WORK ITEM: Lift every line from the entries that includes the word "compounded".

Collected data
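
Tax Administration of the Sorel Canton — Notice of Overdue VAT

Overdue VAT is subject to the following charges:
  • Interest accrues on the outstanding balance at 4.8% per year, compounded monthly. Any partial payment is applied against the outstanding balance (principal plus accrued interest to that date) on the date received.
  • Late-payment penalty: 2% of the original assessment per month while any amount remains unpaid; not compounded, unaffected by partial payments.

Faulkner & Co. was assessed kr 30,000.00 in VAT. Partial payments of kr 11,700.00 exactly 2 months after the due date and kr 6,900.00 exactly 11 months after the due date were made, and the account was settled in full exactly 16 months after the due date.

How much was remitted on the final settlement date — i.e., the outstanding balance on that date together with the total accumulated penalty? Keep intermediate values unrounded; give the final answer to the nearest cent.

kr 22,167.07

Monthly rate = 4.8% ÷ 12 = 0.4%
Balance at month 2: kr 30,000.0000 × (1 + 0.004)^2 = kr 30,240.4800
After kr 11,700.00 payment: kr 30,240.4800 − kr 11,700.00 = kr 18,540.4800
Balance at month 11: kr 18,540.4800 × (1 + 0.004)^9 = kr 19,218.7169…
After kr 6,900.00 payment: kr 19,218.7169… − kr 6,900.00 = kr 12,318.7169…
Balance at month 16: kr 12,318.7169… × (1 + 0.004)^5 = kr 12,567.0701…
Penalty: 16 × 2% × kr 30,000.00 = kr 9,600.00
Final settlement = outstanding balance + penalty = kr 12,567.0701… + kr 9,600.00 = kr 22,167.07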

RESULT OF THE EXERCISE:
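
  • Interest accrues on the outstanding balance at 4.8% per year, compounded monthly. Any partial payment is applied against the outstanding balance (principal plus accrued interest to that date) on the date received.
  • Late-payment penalty: 2% of the original assessment per month while any amount remains unpaid; not compounded, unaffected by partial payments.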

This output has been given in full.